**Your assignment**
The lines from the one containing "p = (-3.08500000, -0.58500000, 2.68500000)" through the end of the entries are what to output; reproduce them exactly and add nothing.

**Recorded information**
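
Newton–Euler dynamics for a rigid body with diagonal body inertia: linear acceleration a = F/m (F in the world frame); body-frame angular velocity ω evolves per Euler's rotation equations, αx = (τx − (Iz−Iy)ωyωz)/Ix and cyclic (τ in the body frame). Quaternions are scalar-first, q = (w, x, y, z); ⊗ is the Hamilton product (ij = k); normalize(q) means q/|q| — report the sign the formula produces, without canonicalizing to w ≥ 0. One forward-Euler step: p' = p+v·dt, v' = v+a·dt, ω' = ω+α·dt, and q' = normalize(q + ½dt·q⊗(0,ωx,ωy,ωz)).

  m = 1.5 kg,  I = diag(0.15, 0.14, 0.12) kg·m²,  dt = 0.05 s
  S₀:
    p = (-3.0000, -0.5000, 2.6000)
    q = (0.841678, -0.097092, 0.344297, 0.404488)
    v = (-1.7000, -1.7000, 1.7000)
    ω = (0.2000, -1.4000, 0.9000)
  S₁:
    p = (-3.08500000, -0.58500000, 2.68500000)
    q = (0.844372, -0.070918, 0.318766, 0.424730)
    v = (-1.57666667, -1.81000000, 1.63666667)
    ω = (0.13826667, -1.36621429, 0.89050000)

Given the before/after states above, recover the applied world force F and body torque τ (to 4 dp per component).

F = (3.7000, -3.3000, -1.9000)
τ = (-0.1600, 0.1000, -0.0200)

rate change Δω = (-0.06173333, 0.03378571, -0.00950000)
ω₀×(Iω₀) = (0.0252, 0.0054, 0.0028)
applied torque τ = (-0.1600, 0.1000, -0.0200)
Δv = v₁−v₀ = (0.12333333, -0.11000000, -0.06333333)
m·(v₁−v₀)/dt = (3.7000, -3.3000, -1.9000)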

**Exercise result**
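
    p = (-3.08500000, -0.58500000, 2.68500000)
    q = (0.844372, -0.070918, 0.318766, 0.424730)
    v = (-1.57666667, -1.81000000, 1.63666667)
    ω = (0.13826667, -1.36621429, 0.89050000)

Given the before/after states above, recover the applied world force F and body torque τ (to 4 dp per component).

F = (3.7000, -3.3000, -1.9000)
τ = (-0.1600, 0.1000, -0.0200)

rate change Δω = (-0.06173333, 0.03378571, -0.00950000)
ω₀×(Iω₀) = (0.0252, 0.0054, 0.0028)
applied torque τ = (-0.1600, 0.1000, -0.0200)
Δv = v₁−v₀ = (0.12333333, -0.11000000, -0.06333333)
m·(v₁−v₀)/dt = (3.7000, -3.3000, -1.9000)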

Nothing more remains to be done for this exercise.